--- Aim of the task ---
Let your answer be the line containing "(so cj is column" and every line below it to the end of the records, copied exactly.

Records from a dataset
———

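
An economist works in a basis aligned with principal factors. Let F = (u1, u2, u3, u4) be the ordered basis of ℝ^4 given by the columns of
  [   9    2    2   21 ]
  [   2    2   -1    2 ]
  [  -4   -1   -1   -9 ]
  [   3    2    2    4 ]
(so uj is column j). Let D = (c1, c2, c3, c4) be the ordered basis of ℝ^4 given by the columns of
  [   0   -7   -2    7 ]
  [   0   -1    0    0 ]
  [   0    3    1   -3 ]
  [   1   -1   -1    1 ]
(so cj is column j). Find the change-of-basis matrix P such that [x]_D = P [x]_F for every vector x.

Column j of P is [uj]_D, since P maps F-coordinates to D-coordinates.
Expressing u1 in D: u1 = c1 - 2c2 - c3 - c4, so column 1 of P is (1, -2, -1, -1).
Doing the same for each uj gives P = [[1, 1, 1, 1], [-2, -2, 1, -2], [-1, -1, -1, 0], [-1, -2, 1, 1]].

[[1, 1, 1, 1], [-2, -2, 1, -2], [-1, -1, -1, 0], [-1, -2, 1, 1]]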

———

--- Reply ---
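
(so cj is column j). Find the change-of-basis matrix P such that [x]_D = P [x]_F for every vector x.

Column j of P is [uj]_D, since P maps F-coordinates to D-coordinates.
Expressing u1 in D: u1 = c1 - 2c2 - c3 - c4, so column 1 of P is (1, -2, -1, -1).
Doing the same for each uj gives P = [[1, 1, 1, 1], [-2, -2, 1, -2], [-1, -1, -1, 0], [-1, -2, 1, 1]].

[[1, 1, 1, 1], [-2, -2, 1, -2], [-1, -1, -1, 0], [-1, -2, 1, 1]]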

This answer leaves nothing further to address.